**RECORD SET:**
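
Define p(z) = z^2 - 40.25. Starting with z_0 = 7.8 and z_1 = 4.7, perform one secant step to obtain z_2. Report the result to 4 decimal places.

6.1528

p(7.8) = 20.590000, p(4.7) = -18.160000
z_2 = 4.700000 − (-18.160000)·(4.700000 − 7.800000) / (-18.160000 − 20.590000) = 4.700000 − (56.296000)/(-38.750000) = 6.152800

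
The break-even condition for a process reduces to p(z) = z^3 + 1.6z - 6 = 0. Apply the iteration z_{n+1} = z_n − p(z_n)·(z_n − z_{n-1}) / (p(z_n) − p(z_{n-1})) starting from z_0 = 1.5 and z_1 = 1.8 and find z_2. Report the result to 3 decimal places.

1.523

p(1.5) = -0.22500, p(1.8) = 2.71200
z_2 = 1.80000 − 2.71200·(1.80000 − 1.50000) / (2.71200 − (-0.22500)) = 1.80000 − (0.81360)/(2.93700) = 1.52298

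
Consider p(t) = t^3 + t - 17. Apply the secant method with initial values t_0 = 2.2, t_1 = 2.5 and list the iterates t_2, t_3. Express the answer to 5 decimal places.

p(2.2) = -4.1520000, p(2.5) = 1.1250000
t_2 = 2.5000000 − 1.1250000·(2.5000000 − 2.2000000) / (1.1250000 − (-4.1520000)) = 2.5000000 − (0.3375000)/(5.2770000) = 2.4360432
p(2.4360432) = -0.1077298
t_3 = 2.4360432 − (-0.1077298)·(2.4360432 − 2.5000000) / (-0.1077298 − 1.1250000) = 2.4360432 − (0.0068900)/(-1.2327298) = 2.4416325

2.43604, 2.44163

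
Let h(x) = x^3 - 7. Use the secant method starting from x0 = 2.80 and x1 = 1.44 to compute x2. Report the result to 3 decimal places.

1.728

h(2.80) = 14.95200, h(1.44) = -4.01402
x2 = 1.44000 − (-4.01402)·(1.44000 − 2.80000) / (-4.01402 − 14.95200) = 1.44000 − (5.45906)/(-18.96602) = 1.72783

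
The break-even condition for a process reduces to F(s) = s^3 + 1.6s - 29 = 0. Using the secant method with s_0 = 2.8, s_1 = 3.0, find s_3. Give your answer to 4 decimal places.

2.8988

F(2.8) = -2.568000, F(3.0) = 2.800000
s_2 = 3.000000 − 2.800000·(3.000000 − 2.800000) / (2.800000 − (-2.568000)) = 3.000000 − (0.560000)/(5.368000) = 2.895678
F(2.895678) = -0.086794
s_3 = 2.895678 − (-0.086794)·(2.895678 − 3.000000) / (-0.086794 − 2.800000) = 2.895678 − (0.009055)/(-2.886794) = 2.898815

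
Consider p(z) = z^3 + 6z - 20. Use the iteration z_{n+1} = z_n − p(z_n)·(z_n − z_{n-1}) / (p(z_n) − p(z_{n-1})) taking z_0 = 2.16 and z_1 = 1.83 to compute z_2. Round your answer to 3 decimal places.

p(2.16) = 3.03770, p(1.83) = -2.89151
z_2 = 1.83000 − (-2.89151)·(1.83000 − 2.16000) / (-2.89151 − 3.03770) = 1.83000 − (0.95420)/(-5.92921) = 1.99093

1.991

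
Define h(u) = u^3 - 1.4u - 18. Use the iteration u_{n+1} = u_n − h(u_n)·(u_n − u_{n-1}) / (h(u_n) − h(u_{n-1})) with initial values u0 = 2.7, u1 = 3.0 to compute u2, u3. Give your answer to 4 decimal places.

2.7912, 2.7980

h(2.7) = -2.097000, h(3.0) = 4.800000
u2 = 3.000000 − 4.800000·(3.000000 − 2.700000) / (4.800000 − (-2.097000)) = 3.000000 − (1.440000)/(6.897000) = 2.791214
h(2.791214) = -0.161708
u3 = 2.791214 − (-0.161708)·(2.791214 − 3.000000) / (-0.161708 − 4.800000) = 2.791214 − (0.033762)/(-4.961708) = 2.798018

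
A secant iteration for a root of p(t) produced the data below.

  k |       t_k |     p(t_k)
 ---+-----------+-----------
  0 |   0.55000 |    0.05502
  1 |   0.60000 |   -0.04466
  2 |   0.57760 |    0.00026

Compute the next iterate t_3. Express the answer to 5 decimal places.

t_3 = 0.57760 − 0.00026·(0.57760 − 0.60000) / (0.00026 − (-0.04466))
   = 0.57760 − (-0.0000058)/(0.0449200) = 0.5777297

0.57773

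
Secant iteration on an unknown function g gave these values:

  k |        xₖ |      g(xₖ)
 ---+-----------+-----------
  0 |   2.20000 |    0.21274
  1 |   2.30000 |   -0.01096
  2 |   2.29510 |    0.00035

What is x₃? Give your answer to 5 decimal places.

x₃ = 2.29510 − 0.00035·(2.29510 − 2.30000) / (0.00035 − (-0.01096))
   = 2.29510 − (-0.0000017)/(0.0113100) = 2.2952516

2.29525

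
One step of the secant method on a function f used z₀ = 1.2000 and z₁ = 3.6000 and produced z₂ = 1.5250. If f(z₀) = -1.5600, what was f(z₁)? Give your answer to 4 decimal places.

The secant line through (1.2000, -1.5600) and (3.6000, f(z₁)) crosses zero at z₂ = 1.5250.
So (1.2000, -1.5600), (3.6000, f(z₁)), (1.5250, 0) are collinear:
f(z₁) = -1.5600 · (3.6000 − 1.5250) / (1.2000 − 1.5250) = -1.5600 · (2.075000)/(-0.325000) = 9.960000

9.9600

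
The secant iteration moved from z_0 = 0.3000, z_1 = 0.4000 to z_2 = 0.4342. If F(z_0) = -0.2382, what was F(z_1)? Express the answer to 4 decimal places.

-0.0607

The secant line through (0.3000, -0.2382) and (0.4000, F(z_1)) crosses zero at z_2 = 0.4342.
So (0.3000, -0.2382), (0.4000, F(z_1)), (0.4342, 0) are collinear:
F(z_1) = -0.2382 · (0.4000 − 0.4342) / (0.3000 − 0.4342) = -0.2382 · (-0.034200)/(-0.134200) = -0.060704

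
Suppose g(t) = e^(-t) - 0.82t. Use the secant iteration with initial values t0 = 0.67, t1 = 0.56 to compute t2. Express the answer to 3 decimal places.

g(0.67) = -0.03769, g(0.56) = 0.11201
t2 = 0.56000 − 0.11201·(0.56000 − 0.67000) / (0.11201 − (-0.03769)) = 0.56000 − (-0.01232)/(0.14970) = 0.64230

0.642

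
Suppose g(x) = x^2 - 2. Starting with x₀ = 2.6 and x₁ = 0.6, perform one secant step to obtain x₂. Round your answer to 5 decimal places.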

**DIRECTIONS:** Repeat the material above in full. Match it exactly.

**OUTPUT FOR THIS EXERCISE:**
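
Define p(z) = z^2 - 40.25. Starting with z_0 = 7.8 and z_1 = 4.7, perform one secant step to obtain z_2. Report the result to 4 decimal places.

6.1528

p(7.8) = 20.590000, p(4.7) = -18.160000
z_2 = 4.700000 − (-18.160000)·(4.700000 − 7.800000) / (-18.160000 − 20.590000) = 4.700000 − (56.296000)/(-38.750000) = 6.152800

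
The break-even condition for a process reduces to p(z) = z^3 + 1.6z - 6 = 0. Apply the iteration z_{n+1} = z_n − p(z_n)·(z_n − z_{n-1}) / (p(z_n) − p(z_{n-1})) starting from z_0 = 1.5 and z_1 = 1.8 and find z_2. Report the result to 3 decimal places.

1.523

p(1.5) = -0.22500, p(1.8) = 2.71200
z_2 = 1.80000 − 2.71200·(1.80000 − 1.50000) / (2.71200 − (-0.22500)) = 1.80000 − (0.81360)/(2.93700) = 1.52298

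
Consider p(t) = t^3 + t - 17. Apply the secant method with initial values t_0 = 2.2, t_1 = 2.5 and list the iterates t_2, t_3. Express the answer to 5 decimal places.

p(2.2) = -4.1520000, p(2.5) = 1.1250000
t_2 = 2.5000000 − 1.1250000·(2.5000000 − 2.2000000) / (1.1250000 − (-4.1520000)) = 2.5000000 − (0.3375000)/(5.2770000) = 2.4360432
p(2.4360432) = -0.1077298
t_3 = 2.4360432 − (-0.1077298)·(2.4360432 − 2.5000000) / (-0.1077298 − 1.1250000) = 2.4360432 − (0.0068900)/(-1.2327298) = 2.4416325

2.43604, 2.44163

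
Let h(x) = x^3 - 7. Use the secant method starting from x0 = 2.80 and x1 = 1.44 to compute x2. Report the result to 3 decimal places.

1.728

h(2.80) = 14.95200, h(1.44) = -4.01402
x2 = 1.44000 − (-4.01402)·(1.44000 − 2.80000) / (-4.01402 − 14.95200) = 1.44000 − (5.45906)/(-18.96602) = 1.72783

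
The break-even condition for a process reduces to F(s) = s^3 + 1.6s - 29 = 0. Using the secant method with s_0 = 2.8, s_1 = 3.0, find s_3. Give your answer to 4 decimal places.

2.8988

F(2.8) = -2.568000, F(3.0) = 2.800000
s_2 = 3.000000 − 2.800000·(3.000000 − 2.800000) / (2.800000 − (-2.568000)) = 3.000000 − (0.560000)/(5.368000) = 2.895678
F(2.895678) = -0.086794
s_3 = 2.895678 − (-0.086794)·(2.895678 − 3.000000) / (-0.086794 − 2.800000) = 2.895678 − (0.009055)/(-2.886794) = 2.898815

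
Consider p(z) = z^3 + 6z - 20. Use the iteration z_{n+1} = z_n − p(z_n)·(z_n − z_{n-1}) / (p(z_n) − p(z_{n-1})) taking z_0 = 2.16 and z_1 = 1.83 to compute z_2. Round your answer to 3 decimal places.

p(2.16) = 3.03770, p(1.83) = -2.89151
z_2 = 1.83000 − (-2.89151)·(1.83000 − 2.16000) / (-2.89151 − 3.03770) = 1.83000 − (0.95420)/(-5.92921) = 1.99093

1.991

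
Define h(u) = u^3 - 1.4u - 18. Use the iteration u_{n+1} = u_n − h(u_n)·(u_n − u_{n-1}) / (h(u_n) − h(u_{n-1})) with initial values u0 = 2.7, u1 = 3.0 to compute u2, u3. Give your answer to 4 decimal places.

2.7912, 2.7980

h(2.7) = -2.097000, h(3.0) = 4.800000
u2 = 3.000000 − 4.800000·(3.000000 − 2.700000) / (4.800000 − (-2.097000)) = 3.000000 − (1.440000)/(6.897000) = 2.791214
h(2.791214) = -0.161708
u3 = 2.791214 − (-0.161708)·(2.791214 − 3.000000) / (-0.161708 − 4.800000) = 2.791214 − (0.033762)/(-4.961708) = 2.798018

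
A secant iteration for a root of p(t) produced the data below.

  k |       t_k |     p(t_k)
 ---+-----------+-----------
  0 |   0.55000 |    0.05502
  1 |   0.60000 |   -0.04466
  2 |   0.57760 |    0.00026

Compute the next iterate t_3. Express the answer to 5 decimal places.

t_3 = 0.57760 − 0.00026·(0.57760 − 0.60000) / (0.00026 − (-0.04466))
   = 0.57760 − (-0.0000058)/(0.0449200) = 0.5777297

0.57773

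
Secant iteration on an unknown function g gave these values:

  k |        xₖ |      g(xₖ)
 ---+-----------+-----------
  0 |   2.20000 |    0.21274
  1 |   2.30000 |   -0.01096
  2 |   2.29510 |    0.00035

What is x₃? Give your answer to 5 decimal places.

x₃ = 2.29510 − 0.00035·(2.29510 − 2.30000) / (0.00035 − (-0.01096))
   = 2.29510 − (-0.0000017)/(0.0113100) = 2.2952516

2.29525

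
One step of the secant method on a function f used z₀ = 1.2000 and z₁ = 3.6000 and produced z₂ = 1.5250. If f(z₀) = -1.5600, what was f(z₁)? Give your answer to 4 decimal places.

The secant line through (1.2000, -1.5600) and (3.6000, f(z₁)) crosses zero at z₂ = 1.5250.
So (1.2000, -1.5600), (3.6000, f(z₁)), (1.5250, 0) are collinear:
f(z₁) = -1.5600 · (3.6000 − 1.5250) / (1.2000 − 1.5250) = -1.5600 · (2.075000)/(-0.325000) = 9.960000

9.9600

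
The secant iteration moved from z_0 = 0.3000, z_1 = 0.4000 to z_2 = 0.4342. If F(z_0) = -0.2382, what was F(z_1)? Express the answer to 4 decimal places.

-0.0607

The secant line through (0.3000, -0.2382) and (0.4000, F(z_1)) crosses zero at z_2 = 0.4342.
So (0.3000, -0.2382), (0.4000, F(z_1)), (0.4342, 0) are collinear:
F(z_1) = -0.2382 · (0.4000 − 0.4342) / (0.3000 − 0.4342) = -0.2382 · (-0.034200)/(-0.134200) = -0.060704

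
Suppose g(t) = e^(-t) - 0.82t. Use the secant iteration with initial values t0 = 0.67, t1 = 0.56 to compute t2. Express the answer to 3 decimal places.

g(0.67) = -0.03769, g(0.56) = 0.11201
t2 = 0.56000 − 0.11201·(0.56000 − 0.67000) / (0.11201 − (-0.03769)) = 0.56000 − (-0.01232)/(0.14970) = 0.64230

0.642

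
Suppose g(x) = x^2 - 2. Starting with x₀ = 2.6 and x₁ = 0.6, perform one secant step to obtain x₂. Round your answer to 5 decimal places.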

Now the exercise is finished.